══ Given records

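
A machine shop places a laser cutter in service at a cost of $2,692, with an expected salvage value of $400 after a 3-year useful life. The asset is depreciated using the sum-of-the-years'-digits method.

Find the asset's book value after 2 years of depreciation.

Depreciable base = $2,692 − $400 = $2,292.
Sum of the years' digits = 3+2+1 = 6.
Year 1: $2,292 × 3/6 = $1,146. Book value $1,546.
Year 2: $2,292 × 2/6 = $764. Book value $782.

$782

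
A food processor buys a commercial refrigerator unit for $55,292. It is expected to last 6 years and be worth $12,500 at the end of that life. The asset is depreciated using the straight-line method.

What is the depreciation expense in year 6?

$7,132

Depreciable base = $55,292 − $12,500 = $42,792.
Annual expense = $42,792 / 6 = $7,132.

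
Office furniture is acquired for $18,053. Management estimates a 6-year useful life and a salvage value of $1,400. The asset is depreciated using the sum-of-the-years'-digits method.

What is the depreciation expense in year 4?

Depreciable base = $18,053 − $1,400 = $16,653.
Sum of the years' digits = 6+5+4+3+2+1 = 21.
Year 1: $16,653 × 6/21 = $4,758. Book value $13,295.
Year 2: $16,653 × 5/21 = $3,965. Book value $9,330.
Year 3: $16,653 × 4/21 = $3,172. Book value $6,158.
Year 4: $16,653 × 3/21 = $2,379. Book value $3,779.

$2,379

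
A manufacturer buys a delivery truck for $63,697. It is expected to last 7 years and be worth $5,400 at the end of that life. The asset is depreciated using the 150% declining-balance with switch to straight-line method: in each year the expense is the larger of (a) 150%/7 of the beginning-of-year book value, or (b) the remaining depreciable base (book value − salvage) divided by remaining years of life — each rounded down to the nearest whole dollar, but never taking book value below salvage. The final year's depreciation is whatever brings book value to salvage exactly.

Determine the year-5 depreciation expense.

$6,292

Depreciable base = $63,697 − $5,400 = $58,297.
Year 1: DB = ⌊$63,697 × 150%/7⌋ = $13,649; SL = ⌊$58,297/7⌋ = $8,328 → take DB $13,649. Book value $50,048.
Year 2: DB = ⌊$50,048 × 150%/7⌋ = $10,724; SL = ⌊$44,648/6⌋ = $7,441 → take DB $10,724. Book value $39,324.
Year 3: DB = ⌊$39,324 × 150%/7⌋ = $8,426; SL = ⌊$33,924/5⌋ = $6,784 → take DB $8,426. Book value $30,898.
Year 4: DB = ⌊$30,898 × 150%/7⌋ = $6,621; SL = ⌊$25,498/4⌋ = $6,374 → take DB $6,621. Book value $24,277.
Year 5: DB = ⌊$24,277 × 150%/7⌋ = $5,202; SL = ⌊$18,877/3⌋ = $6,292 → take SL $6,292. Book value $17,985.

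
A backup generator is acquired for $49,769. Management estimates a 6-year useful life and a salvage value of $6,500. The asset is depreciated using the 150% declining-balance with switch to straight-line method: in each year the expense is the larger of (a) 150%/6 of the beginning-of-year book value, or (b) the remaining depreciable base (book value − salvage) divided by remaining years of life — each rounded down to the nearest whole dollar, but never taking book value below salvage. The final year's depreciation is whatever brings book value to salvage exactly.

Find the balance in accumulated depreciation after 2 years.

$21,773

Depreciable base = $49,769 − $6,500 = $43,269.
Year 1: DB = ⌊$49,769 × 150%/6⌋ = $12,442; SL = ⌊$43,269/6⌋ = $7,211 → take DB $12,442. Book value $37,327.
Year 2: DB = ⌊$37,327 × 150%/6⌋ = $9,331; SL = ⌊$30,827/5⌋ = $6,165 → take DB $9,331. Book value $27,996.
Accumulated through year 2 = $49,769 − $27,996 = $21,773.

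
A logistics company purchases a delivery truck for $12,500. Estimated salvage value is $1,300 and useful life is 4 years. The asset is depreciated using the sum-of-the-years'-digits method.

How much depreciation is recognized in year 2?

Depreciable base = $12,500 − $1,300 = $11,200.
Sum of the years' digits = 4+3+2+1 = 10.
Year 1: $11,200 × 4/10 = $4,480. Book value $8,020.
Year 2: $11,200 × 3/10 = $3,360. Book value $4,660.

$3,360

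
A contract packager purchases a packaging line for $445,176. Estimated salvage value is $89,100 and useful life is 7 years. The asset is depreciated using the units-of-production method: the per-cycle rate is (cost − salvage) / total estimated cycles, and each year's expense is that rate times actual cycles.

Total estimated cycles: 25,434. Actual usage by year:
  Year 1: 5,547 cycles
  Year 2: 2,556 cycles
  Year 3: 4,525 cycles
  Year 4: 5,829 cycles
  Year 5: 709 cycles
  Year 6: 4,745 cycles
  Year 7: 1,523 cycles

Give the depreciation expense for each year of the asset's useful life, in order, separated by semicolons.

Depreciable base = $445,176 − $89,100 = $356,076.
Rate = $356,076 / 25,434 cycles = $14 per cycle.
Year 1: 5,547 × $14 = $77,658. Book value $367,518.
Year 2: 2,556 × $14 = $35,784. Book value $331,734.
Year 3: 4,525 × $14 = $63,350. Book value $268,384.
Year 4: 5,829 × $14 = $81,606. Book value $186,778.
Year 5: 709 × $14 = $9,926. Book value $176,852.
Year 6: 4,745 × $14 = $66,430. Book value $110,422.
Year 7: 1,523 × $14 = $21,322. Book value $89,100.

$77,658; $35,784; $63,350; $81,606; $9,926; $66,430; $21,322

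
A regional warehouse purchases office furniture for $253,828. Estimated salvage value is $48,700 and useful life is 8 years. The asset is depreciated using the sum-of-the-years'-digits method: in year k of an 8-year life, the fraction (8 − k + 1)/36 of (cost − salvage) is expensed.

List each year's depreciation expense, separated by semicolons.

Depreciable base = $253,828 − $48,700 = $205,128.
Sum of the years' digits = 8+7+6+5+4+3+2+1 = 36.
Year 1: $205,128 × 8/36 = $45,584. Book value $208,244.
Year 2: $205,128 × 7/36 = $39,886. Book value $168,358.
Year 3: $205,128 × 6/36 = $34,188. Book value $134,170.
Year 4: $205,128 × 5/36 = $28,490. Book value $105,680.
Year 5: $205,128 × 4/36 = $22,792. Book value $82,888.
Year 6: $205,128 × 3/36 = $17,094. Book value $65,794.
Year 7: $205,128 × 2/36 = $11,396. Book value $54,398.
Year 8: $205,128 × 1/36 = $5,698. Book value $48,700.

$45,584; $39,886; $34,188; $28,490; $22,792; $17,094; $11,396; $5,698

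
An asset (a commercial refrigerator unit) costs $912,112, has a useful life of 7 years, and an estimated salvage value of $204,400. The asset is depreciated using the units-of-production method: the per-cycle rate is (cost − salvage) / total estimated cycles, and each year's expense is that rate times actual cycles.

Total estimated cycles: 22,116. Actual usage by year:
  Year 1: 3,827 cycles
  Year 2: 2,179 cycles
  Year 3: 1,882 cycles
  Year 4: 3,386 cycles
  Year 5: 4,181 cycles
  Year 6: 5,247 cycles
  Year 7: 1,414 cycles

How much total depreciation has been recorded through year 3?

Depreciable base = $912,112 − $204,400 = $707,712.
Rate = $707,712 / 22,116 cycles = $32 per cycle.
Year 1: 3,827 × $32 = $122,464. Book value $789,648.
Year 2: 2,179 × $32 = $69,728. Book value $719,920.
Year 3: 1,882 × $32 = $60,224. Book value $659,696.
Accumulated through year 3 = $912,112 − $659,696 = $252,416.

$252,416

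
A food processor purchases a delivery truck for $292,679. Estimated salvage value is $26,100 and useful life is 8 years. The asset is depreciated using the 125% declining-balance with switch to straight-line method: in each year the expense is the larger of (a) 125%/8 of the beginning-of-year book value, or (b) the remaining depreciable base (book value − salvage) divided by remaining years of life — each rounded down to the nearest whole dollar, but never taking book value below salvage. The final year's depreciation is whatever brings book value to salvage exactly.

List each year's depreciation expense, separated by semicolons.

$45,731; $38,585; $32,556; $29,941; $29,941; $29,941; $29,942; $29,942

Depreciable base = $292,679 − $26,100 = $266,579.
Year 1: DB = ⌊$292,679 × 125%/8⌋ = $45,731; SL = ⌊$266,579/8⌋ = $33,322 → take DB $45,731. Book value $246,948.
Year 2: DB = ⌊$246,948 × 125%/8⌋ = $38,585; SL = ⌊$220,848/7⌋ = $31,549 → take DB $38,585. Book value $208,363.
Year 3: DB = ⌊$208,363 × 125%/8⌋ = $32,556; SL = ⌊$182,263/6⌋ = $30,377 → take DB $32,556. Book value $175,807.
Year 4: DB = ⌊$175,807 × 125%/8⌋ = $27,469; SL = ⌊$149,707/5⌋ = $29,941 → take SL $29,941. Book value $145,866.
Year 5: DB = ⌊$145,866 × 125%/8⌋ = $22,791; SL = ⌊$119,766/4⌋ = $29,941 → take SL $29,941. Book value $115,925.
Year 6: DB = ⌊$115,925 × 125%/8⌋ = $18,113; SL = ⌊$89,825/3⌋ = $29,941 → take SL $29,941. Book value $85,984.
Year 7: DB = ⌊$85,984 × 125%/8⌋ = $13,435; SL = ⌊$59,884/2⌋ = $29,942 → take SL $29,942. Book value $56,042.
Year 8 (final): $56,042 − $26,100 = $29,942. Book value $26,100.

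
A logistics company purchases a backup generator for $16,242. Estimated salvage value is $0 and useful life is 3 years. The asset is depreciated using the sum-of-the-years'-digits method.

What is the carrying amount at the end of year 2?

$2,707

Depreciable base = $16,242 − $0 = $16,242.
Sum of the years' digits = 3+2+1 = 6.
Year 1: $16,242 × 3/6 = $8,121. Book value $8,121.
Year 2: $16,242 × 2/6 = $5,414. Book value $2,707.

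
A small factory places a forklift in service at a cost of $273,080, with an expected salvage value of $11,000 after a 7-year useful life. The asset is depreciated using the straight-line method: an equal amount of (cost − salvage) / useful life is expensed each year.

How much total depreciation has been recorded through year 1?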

════

[Activity] When you reach the line holding "Year 7: 1,523 cycles" in the records above, begin reproducing exactly, stop after the line holding "A regional warehouse", and output nothing else.

[Solution below]
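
  Year 7: 1,523 cycles

Give the depreciation expense for each year of the asset's useful life, in order, separated by semicolons.

Depreciable base = $445,176 − $89,100 = $356,076.
Rate = $356,076 / 25,434 cycles = $14 per cycle.
Year 1: 5,547 × $14 = $77,658. Book value $367,518.
Year 2: 2,556 × $14 = $35,784. Book value $331,734.
Year 3: 4,525 × $14 = $63,350. Book value $268,384.
Year 4: 5,829 × $14 = $81,606. Book value $186,778.
Year 5: 709 × $14 = $9,926. Book value $176,852.
Year 6: 4,745 × $14 = $66,430. Book value $110,422.
Year 7: 1,523 × $14 = $21,322. Book value $89,100.

$77,658; $35,784; $63,350; $81,606; $9,926; $66,430; $21,322

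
A regional warehouse purchases office furniture for $253,828. Estimated salvage value is $48,700 and useful life is 8 years. The asset is depreciated using the sum-of-the-years'-digits method: in year k of an 8-year life, the fraction (8 − k + 1)/36 of (cost − salvage) is expensed.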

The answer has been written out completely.